#### [Problem to work on]
Give the data again, word for word.

◆ ◆ ◆

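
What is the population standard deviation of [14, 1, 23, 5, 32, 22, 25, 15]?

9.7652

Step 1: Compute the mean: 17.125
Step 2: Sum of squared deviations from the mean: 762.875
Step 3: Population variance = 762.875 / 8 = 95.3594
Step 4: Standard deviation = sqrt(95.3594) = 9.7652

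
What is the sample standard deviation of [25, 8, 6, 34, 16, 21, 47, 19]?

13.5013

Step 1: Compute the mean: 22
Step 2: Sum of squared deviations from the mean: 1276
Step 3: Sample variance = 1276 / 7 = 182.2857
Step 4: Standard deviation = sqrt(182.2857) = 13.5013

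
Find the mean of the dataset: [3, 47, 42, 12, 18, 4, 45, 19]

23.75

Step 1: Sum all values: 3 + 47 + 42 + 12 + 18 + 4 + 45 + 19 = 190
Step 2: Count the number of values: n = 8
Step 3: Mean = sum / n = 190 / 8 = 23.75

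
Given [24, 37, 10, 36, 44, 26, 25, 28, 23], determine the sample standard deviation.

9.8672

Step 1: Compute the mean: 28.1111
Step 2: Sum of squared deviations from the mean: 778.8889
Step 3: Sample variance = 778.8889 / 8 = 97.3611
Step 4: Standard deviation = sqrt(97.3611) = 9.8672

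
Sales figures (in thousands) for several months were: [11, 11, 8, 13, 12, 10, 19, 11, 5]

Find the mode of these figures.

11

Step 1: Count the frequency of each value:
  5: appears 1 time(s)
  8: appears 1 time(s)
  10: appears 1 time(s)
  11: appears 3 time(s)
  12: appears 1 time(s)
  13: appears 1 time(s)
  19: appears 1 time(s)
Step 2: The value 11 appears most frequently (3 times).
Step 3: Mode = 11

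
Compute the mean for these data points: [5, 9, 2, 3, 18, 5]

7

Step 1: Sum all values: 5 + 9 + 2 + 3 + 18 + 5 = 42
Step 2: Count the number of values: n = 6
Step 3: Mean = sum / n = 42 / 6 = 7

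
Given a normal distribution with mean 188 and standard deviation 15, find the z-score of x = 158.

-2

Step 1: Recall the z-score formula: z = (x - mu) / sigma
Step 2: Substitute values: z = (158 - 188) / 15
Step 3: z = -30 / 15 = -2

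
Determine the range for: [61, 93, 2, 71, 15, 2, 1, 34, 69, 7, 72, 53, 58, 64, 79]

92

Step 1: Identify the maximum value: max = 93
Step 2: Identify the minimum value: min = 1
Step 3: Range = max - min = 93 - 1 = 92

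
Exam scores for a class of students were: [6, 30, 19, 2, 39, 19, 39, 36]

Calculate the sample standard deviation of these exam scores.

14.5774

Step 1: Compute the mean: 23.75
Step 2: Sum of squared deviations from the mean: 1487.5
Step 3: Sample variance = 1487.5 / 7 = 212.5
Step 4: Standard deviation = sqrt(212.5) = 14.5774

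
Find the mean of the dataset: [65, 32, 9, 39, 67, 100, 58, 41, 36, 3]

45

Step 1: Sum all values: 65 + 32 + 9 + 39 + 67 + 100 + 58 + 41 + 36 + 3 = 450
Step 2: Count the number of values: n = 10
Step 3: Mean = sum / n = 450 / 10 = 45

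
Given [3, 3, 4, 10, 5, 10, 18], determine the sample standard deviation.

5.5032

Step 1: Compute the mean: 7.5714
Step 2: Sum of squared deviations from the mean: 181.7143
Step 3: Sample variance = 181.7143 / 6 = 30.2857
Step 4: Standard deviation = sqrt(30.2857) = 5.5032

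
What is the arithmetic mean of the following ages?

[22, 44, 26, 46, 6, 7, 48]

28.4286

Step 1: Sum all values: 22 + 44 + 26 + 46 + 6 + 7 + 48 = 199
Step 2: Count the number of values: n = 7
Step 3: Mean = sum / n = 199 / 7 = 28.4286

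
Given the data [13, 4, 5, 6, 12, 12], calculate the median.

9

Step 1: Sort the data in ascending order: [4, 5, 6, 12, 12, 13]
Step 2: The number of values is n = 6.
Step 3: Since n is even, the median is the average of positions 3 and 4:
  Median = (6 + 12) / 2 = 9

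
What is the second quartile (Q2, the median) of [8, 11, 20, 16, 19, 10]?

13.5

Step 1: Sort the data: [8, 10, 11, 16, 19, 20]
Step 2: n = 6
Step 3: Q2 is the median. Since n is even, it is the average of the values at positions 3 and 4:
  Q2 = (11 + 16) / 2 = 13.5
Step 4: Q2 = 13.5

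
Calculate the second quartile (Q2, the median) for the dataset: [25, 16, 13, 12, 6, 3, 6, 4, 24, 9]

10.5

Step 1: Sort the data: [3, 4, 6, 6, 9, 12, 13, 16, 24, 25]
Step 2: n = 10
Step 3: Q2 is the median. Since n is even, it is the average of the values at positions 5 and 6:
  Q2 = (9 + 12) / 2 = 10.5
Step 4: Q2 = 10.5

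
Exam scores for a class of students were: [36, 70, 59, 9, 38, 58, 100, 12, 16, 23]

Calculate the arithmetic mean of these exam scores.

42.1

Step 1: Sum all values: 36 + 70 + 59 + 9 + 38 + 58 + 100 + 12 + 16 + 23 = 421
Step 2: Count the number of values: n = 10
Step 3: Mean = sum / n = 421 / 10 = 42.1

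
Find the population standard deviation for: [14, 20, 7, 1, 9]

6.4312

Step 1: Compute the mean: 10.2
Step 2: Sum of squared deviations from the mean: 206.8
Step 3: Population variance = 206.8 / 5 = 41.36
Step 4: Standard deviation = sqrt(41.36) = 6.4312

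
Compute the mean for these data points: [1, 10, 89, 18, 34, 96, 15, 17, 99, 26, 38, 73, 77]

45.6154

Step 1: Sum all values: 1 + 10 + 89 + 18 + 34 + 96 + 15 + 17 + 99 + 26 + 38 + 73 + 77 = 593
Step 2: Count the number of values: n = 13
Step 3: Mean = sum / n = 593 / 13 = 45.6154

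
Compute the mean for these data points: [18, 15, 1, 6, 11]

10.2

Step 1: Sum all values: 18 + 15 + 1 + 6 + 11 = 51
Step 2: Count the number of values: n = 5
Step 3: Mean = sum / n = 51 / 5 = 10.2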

◆ ◆ ◆

#### [Exercise output]
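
What is the population standard deviation of [14, 1, 23, 5, 32, 22, 25, 15]?

9.7652

Step 1: Compute the mean: 17.125
Step 2: Sum of squared deviations from the mean: 762.875
Step 3: Population variance = 762.875 / 8 = 95.3594
Step 4: Standard deviation = sqrt(95.3594) = 9.7652

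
What is the sample standard deviation of [25, 8, 6, 34, 16, 21, 47, 19]?

13.5013

Step 1: Compute the mean: 22
Step 2: Sum of squared deviations from the mean: 1276
Step 3: Sample variance = 1276 / 7 = 182.2857
Step 4: Standard deviation = sqrt(182.2857) = 13.5013

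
Find the mean of the dataset: [3, 47, 42, 12, 18, 4, 45, 19]

23.75

Step 1: Sum all values: 3 + 47 + 42 + 12 + 18 + 4 + 45 + 19 = 190
Step 2: Count the number of values: n = 8
Step 3: Mean = sum / n = 190 / 8 = 23.75

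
Given [24, 37, 10, 36, 44, 26, 25, 28, 23], determine the sample standard deviation.

9.8672

Step 1: Compute the mean: 28.1111
Step 2: Sum of squared deviations from the mean: 778.8889
Step 3: Sample variance = 778.8889 / 8 = 97.3611
Step 4: Standard deviation = sqrt(97.3611) = 9.8672

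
Sales figures (in thousands) for several months were: [11, 11, 8, 13, 12, 10, 19, 11, 5]

Find the mode of these figures.

11

Step 1: Count the frequency of each value:
  5: appears 1 time(s)
  8: appears 1 time(s)
  10: appears 1 time(s)
  11: appears 3 time(s)
  12: appears 1 time(s)
  13: appears 1 time(s)
  19: appears 1 time(s)
Step 2: The value 11 appears most frequently (3 times).
Step 3: Mode = 11

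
Compute the mean for these data points: [5, 9, 2, 3, 18, 5]

7

Step 1: Sum all values: 5 + 9 + 2 + 3 + 18 + 5 = 42
Step 2: Count the number of values: n = 6
Step 3: Mean = sum / n = 42 / 6 = 7

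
Given a normal distribution with mean 188 and standard deviation 15, find the z-score of x = 158.

-2

Step 1: Recall the z-score formula: z = (x - mu) / sigma
Step 2: Substitute values: z = (158 - 188) / 15
Step 3: z = -30 / 15 = -2

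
Determine the range for: [61, 93, 2, 71, 15, 2, 1, 34, 69, 7, 72, 53, 58, 64, 79]

92

Step 1: Identify the maximum value: max = 93
Step 2: Identify the minimum value: min = 1
Step 3: Range = max - min = 93 - 1 = 92

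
Exam scores for a class of students were: [6, 30, 19, 2, 39, 19, 39, 36]

Calculate the sample standard deviation of these exam scores.

14.5774

Step 1: Compute the mean: 23.75
Step 2: Sum of squared deviations from the mean: 1487.5
Step 3: Sample variance = 1487.5 / 7 = 212.5
Step 4: Standard deviation = sqrt(212.5) = 14.5774

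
Find the mean of the dataset: [65, 32, 9, 39, 67, 100, 58, 41, 36, 3]

45

Step 1: Sum all values: 65 + 32 + 9 + 39 + 67 + 100 + 58 + 41 + 36 + 3 = 450
Step 2: Count the number of values: n = 10
Step 3: Mean = sum / n = 450 / 10 = 45

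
Given [3, 3, 4, 10, 5, 10, 18], determine the sample standard deviation.

5.5032

Step 1: Compute the mean: 7.5714
Step 2: Sum of squared deviations from the mean: 181.7143
Step 3: Sample variance = 181.7143 / 6 = 30.2857
Step 4: Standard deviation = sqrt(30.2857) = 5.5032

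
What is the arithmetic mean of the following ages?

[22, 44, 26, 46, 6, 7, 48]

28.4286

Step 1: Sum all values: 22 + 44 + 26 + 46 + 6 + 7 + 48 = 199
Step 2: Count the number of values: n = 7
Step 3: Mean = sum / n = 199 / 7 = 28.4286

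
Given the data [13, 4, 5, 6, 12, 12], calculate the median.

9

Step 1: Sort the data in ascending order: [4, 5, 6, 12, 12, 13]
Step 2: The number of values is n = 6.
Step 3: Since n is even, the median is the average of positions 3 and 4:
  Median = (6 + 12) / 2 = 9

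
What is the second quartile (Q2, the median) of [8, 11, 20, 16, 19, 10]?

13.5

Step 1: Sort the data: [8, 10, 11, 16, 19, 20]
Step 2: n = 6
Step 3: Q2 is the median. Since n is even, it is the average of the values at positions 3 and 4:
  Q2 = (11 + 16) / 2 = 13.5
Step 4: Q2 = 13.5

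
Calculate the second quartile (Q2, the median) for the dataset: [25, 16, 13, 12, 6, 3, 6, 4, 24, 9]

10.5

Step 1: Sort the data: [3, 4, 6, 6, 9, 12, 13, 16, 24, 25]
Step 2: n = 10
Step 3: Q2 is the median. Since n is even, it is the average of the values at positions 5 and 6:
  Q2 = (9 + 12) / 2 = 10.5
Step 4: Q2 = 10.5

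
Exam scores for a class of students were: [36, 70, 59, 9, 38, 58, 100, 12, 16, 23]

Calculate the arithmetic mean of these exam scores.

42.1

Step 1: Sum all values: 36 + 70 + 59 + 9 + 38 + 58 + 100 + 12 + 16 + 23 = 421
Step 2: Count the number of values: n = 10
Step 3: Mean = sum / n = 421 / 10 = 42.1

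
Find the population standard deviation for: [14, 20, 7, 1, 9]

6.4312

Step 1: Compute the mean: 10.2
Step 2: Sum of squared deviations from the mean: 206.8
Step 3: Population variance = 206.8 / 5 = 41.36
Step 4: Standard deviation = sqrt(41.36) = 6.4312

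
Compute the mean for these data points: [1, 10, 89, 18, 34, 96, 15, 17, 99, 26, 38, 73, 77]

45.6154

Step 1: Sum all values: 1 + 10 + 89 + 18 + 34 + 96 + 15 + 17 + 99 + 26 + 38 + 73 + 77 = 593
Step 2: Count the number of values: n = 13
Step 3: Mean = sum / n = 593 / 13 = 45.6154

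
Compute the mean for these data points: [18, 15, 1, 6, 11]

10.2

Step 1: Sum all values: 18 + 15 + 1 + 6 + 11 = 51
Step 2: Count the number of values: n = 5
Step 3: Mean = sum / n = 51 / 5 = 10.2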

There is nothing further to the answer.